■ Records supplied:
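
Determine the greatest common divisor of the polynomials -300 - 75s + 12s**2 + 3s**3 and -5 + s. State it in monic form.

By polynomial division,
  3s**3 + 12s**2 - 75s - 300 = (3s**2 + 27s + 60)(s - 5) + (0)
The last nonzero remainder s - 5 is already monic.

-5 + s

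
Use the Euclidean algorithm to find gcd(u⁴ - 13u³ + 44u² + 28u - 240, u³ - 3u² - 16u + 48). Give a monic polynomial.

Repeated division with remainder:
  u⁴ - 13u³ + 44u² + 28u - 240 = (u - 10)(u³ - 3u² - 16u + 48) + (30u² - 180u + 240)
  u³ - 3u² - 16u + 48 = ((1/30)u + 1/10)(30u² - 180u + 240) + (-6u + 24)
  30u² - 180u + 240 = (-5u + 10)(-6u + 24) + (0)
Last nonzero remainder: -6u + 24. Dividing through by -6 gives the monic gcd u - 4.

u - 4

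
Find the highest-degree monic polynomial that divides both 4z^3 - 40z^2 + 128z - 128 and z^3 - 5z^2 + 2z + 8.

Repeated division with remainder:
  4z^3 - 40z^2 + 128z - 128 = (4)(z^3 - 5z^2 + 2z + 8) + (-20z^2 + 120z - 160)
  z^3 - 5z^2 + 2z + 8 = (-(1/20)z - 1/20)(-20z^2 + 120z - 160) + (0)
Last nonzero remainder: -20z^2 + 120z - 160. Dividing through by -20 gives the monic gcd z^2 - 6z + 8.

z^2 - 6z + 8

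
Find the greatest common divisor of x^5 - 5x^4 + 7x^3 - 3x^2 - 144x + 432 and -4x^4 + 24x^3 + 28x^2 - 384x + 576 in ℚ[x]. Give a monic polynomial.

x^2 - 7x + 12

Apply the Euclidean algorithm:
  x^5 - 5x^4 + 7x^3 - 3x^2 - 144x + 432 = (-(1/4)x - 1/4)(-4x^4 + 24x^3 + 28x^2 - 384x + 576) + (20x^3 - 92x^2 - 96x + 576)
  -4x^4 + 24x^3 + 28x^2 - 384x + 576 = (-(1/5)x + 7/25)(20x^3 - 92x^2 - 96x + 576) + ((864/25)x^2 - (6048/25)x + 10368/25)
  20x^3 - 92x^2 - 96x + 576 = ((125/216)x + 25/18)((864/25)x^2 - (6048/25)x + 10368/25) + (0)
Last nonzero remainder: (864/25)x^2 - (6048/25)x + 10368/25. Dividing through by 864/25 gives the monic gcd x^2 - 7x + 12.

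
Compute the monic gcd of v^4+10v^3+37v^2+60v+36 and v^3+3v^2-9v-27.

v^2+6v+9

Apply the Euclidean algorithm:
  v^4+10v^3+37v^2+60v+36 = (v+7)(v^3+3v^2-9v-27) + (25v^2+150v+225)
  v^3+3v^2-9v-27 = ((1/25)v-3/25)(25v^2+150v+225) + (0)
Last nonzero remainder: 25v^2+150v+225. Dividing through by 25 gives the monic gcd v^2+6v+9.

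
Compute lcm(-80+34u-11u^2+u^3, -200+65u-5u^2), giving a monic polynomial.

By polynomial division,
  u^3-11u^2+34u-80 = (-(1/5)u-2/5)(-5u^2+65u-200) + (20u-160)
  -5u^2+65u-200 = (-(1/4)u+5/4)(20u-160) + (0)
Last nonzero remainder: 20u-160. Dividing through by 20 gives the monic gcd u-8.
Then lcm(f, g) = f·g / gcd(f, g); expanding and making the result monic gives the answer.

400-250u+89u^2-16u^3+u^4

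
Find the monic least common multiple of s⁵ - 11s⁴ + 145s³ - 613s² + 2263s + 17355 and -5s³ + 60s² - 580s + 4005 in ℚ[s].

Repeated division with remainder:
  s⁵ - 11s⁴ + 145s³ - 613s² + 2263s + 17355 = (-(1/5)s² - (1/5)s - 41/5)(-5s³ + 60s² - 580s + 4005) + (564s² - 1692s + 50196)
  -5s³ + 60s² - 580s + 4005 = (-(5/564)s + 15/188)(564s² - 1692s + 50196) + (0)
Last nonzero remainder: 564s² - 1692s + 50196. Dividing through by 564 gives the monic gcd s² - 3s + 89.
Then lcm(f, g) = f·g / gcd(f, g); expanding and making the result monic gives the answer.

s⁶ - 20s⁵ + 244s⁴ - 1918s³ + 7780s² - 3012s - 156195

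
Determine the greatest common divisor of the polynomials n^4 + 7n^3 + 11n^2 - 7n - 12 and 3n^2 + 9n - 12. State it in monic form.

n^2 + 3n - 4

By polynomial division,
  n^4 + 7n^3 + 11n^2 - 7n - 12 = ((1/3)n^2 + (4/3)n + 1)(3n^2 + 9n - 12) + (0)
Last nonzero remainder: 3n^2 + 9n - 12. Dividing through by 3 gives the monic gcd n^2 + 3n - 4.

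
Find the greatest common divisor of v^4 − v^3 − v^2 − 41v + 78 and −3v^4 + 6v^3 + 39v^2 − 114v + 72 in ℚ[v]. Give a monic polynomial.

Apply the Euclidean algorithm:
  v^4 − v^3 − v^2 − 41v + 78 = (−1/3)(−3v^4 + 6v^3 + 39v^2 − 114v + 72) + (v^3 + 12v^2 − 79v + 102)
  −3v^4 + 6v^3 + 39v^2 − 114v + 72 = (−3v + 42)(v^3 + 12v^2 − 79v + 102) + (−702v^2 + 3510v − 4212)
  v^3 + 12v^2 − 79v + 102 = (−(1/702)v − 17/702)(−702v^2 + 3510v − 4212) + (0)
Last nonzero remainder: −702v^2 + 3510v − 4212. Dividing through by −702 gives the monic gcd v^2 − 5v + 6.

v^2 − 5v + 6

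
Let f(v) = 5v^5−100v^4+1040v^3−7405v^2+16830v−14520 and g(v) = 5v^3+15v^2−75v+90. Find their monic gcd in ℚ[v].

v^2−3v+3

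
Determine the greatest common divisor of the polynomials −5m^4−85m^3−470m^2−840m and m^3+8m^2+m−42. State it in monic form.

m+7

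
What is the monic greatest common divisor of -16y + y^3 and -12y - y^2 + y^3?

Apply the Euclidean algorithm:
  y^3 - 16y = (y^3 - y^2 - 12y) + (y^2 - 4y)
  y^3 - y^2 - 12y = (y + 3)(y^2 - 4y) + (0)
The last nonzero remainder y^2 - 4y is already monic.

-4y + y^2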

■ About this task:
What the answer should hold is an exact copy of each line from the one containing "What is the" to the final line of the listing above.

■ Solution to this exercise:
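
What is the monic greatest common divisor of -16y + y^3 and -12y - y^2 + y^3?

Apply the Euclidean algorithm:
  y^3 - 16y = (y^3 - y^2 - 12y) + (y^2 - 4y)
  y^3 - y^2 - 12y = (y + 3)(y^2 - 4y) + (0)
The last nonzero remainder y^2 - 4y is already monic.

-4y + y^2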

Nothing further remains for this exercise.